= Data records =

· · · ·

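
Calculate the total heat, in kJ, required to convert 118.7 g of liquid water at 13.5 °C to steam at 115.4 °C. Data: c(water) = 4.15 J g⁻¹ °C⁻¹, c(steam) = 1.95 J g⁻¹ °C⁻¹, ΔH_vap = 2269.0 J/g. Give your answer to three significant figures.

q = 316 kJ

q1 (heat water 13.5→100.0 °C): 118.7 × 4.15 × 86.5 = 42610 J
q2 (vaporize at 100 °C): 118.7 × 2269.0 = 269330 J
q3 (heat steam 100.0→115.4 °C): 118.7 × 1.95 × 15.4 = 3565 J
Total: 42610 + 269330 + 3565 = 315505 J = 316 kJ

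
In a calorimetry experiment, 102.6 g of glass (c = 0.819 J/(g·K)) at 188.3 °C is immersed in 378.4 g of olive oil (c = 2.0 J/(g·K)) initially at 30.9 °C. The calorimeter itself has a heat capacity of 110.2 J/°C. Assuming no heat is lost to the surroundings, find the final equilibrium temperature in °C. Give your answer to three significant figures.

T_f = 44.8 °C

Heat lost by glass = heat gained by olive oil + calorimeter.
(102.6)(0.819)(188.3 − T) = [(378.4)(2.0) + 110.2](T − 30.9)
84.0294 (188.3 − T) = 867.0 (T − 30.9)
15823 − 84.0294 T = 867.0 T − 26790
42613 = 951.0294 T
T = 44.81 °C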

· · · ·

= Task to complete =
Set each line down exactly, beginning at the one containing "In a calorimetry" and ending at the last line of the material above.

= Task solution =
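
In a calorimetry experiment, 102.6 g of glass (c = 0.819 J/(g·K)) at 188.3 °C is immersed in 378.4 g of olive oil (c = 2.0 J/(g·K)) initially at 30.9 °C. The calorimeter itself has a heat capacity of 110.2 J/°C. Assuming no heat is lost to the surroundings, find the final equilibrium temperature in °C. Give your answer to three significant figures.

T_f = 44.8 °C

Heat lost by glass = heat gained by olive oil + calorimeter.
(102.6)(0.819)(188.3 − T) = [(378.4)(2.0) + 110.2](T − 30.9)
84.0294 (188.3 − T) = 867.0 (T − 30.9)
15823 − 84.0294 T = 867.0 T − 26790
42613 = 951.0294 T
T = 44.81 °C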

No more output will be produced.